··· Excerpted data

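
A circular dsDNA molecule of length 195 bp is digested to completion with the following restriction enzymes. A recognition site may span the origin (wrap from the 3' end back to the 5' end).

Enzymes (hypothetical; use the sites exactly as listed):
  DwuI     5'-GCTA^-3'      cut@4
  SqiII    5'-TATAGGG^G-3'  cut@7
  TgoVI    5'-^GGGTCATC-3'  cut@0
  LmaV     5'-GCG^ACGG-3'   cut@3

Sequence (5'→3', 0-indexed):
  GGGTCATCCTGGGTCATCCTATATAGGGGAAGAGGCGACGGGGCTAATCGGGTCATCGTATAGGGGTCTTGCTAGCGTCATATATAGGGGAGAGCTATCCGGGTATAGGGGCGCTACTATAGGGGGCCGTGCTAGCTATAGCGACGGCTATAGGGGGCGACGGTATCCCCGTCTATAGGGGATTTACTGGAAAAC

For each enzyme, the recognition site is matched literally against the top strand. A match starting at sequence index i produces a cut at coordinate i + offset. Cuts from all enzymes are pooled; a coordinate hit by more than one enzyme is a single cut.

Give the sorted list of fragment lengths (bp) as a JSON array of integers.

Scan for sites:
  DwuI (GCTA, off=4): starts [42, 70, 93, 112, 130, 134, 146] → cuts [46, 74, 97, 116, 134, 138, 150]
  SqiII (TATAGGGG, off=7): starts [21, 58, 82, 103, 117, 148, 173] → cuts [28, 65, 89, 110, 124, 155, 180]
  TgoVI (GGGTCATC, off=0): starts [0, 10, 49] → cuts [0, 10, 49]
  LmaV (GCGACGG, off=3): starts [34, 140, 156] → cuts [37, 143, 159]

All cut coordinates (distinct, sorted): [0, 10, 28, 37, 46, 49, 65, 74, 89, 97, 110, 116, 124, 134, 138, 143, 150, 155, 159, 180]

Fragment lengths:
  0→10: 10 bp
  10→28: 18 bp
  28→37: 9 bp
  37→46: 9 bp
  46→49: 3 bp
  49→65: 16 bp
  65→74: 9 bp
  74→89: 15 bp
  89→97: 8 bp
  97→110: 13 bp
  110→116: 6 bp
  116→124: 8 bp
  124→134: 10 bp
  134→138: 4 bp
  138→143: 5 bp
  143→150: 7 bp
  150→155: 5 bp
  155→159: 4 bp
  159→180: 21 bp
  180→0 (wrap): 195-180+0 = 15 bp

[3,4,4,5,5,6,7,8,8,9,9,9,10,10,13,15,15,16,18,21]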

······
··· Excerpted data

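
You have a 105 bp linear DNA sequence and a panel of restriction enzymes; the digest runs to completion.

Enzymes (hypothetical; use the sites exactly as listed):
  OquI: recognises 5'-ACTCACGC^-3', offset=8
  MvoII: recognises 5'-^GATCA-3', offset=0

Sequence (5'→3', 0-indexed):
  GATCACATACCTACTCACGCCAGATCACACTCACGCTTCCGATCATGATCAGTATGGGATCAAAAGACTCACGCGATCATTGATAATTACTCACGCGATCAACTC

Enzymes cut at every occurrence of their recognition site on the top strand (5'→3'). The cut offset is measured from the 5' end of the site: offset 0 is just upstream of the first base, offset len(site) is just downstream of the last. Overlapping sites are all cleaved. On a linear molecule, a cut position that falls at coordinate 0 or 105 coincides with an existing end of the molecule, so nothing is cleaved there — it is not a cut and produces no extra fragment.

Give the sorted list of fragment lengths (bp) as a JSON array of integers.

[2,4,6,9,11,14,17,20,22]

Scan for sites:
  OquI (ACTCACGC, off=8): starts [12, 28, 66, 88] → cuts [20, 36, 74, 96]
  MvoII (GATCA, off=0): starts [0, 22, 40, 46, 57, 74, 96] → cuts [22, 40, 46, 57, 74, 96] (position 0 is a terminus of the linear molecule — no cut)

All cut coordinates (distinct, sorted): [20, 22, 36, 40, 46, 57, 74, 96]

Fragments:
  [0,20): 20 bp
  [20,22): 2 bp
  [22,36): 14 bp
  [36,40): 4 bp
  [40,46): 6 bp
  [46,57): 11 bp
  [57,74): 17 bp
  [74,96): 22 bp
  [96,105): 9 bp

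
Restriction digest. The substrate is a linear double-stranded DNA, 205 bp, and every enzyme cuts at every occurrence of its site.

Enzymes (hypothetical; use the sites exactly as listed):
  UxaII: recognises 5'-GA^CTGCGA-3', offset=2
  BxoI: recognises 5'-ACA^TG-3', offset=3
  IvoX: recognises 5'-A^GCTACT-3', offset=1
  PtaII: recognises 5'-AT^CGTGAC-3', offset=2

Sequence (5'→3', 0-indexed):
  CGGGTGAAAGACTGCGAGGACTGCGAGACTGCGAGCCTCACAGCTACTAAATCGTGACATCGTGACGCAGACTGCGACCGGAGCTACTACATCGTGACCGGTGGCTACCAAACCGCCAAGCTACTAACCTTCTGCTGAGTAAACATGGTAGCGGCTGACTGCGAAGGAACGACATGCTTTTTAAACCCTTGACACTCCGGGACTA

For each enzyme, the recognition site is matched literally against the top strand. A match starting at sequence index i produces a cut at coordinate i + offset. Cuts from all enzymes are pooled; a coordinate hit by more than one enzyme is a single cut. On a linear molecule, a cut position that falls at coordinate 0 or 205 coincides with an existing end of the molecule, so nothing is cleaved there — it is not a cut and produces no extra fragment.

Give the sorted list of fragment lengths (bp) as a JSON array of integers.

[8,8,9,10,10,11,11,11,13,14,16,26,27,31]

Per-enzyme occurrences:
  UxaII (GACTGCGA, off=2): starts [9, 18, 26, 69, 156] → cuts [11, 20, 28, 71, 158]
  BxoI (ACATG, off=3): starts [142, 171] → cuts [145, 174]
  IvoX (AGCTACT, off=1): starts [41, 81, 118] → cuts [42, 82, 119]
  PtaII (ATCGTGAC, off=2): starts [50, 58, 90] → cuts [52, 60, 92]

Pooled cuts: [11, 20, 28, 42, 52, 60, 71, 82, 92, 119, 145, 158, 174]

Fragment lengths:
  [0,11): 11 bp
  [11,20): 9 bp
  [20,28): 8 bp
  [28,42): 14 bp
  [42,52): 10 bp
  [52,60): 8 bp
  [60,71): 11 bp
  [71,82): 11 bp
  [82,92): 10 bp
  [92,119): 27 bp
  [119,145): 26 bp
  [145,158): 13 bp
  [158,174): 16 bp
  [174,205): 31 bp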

······

From the material above, please return each line containing "completion".

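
A circular dsDNA molecule of length 195 bp is digested to completion with the following restriction enzymes. A recognition site may span the origin (wrap from the 3' end back to the 5' end).
You have a 105 bp linear DNA sequence and a panel of restriction enzymes; the digest runs to completion.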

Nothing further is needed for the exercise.